- [Your objective]: Copy word for word the lines from the start of the records through the line that contains "2. inc(R1, 3)", both included.

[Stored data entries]
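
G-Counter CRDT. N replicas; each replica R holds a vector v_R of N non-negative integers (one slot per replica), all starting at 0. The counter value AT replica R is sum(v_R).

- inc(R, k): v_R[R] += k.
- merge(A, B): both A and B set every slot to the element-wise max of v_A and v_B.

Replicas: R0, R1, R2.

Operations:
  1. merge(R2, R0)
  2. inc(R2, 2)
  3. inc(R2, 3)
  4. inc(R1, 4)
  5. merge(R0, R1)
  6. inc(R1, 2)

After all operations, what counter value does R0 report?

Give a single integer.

Answer: 4

Derivation:
Op 1: merge R2<->R0 -> R2=(0,0,0) R0=(0,0,0)
Op 2: inc R2 by 2 -> R2=(0,0,2) value=2
Op 3: inc R2 by 3 -> R2=(0,0,5) value=5
Op 4: inc R1 by 4 -> R1=(0,4,0) value=4
Op 5: merge R0<->R1 -> R0=(0,4,0) R1=(0,4,0)
Op 6: inc R1 by 2 -> R1=(0,6,0) value=6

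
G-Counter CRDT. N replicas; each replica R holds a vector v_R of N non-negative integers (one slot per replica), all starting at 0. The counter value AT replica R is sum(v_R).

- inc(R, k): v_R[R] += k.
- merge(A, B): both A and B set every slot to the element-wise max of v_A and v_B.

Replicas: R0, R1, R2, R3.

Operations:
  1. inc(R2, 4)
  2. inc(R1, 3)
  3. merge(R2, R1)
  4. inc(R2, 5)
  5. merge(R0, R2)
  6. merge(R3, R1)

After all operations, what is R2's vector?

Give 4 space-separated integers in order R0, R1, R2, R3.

Answer: 0 3 9 0

Derivation:
Op 1: inc R2 by 4 -> R2=(0,0,4,0) value=4
Op 2: inc R1 by 3 -> R1=(0,3,0,0) value=3
Op 3: merge R2<->R1 -> R2=(0,3,4,0) R1=(0,3,4,0)
Op 4: inc R2 by 5 -> R2=(0,3,9,0) value=12
Op 5: merge R0<->R2 -> R0=(0,3,9,0) R2=(0,3,9,0)
Op 6: merge R3<->R1 -> R3=(0,3,4,0) R1=(0,3,4,0)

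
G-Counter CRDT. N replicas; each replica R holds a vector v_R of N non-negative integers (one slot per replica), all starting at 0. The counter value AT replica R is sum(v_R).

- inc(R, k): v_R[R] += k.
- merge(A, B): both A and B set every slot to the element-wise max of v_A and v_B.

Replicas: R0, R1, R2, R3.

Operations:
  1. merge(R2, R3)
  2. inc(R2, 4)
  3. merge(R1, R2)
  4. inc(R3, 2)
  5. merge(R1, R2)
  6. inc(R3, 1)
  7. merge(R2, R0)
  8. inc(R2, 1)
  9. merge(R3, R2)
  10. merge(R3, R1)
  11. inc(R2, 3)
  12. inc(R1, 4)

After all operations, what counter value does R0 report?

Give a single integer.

Op 1: merge R2<->R3 -> R2=(0,0,0,0) R3=(0,0,0,0)
Op 2: inc R2 by 4 -> R2=(0,0,4,0) value=4
Op 3: merge R1<->R2 -> R1=(0,0,4,0) R2=(0,0,4,0)
Op 4: inc R3 by 2 -> R3=(0,0,0,2) value=2
Op 5: merge R1<->R2 -> R1=(0,0,4,0) R2=(0,0,4,0)
Op 6: inc R3 by 1 -> R3=(0,0,0,3) value=3
Op 7: merge R2<->R0 -> R2=(0,0,4,0) R0=(0,0,4,0)
Op 8: inc R2 by 1 -> R2=(0,0,5,0) value=5
Op 9: merge R3<->R2 -> R3=(0,0,5,3) R2=(0,0,5,3)
Op 10: merge R3<->R1 -> R3=(0,0,5,3) R1=(0,0,5,3)
Op 11: inc R2 by 3 -> R2=(0,0,8,3) value=11
Op 12: inc R1 by 4 -> R1=(0,4,5,3) value=12

Answer: 4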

- [Expected answer]:
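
G-Counter CRDT. N replicas; each replica R holds a vector v_R of N non-negative integers (one slot per replica), all starting at 0. The counter value AT replica R is sum(v_R).

- inc(R, k): v_R[R] += k.
- merge(A, B): both A and B set every slot to the element-wise max of v_A and v_B.

Replicas: R0, R1, R2.

Operations:
  1. merge(R2, R0)
  2. inc(R2, 2)
  3. inc(R2, 3)
  4. inc(R1, 4)
  5. merge(R0, R1)
  6. inc(R1, 2)

After all operations, what counter value does R0 report?

Give a single integer.

Answer: 4

Derivation:
Op 1: merge R2<->R0 -> R2=(0,0,0) R0=(0,0,0)
Op 2: inc R2 by 2 -> R2=(0,0,2) value=2
Op 3: inc R2 by 3 -> R2=(0,0,5) value=5
Op 4: inc R1 by 4 -> R1=(0,4,0) value=4
Op 5: merge R0<->R1 -> R0=(0,4,0) R1=(0,4,0)
Op 6: inc R1 by 2 -> R1=(0,6,0) value=6

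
G-Counter CRDT. N replicas; each replica R holds a vector v_R of N non-negative integers (one slot per replica), all starting at 0. The counter value AT replica R is sum(v_R).

- inc(R, k): v_R[R] += k.
- merge(A, B): both A and B set every slot to the element-wise max of v_A and v_B.

Replicas: R0, R1, R2, R3.

Operations:
  1. inc(R2, 4)
  2. inc(R1, 3)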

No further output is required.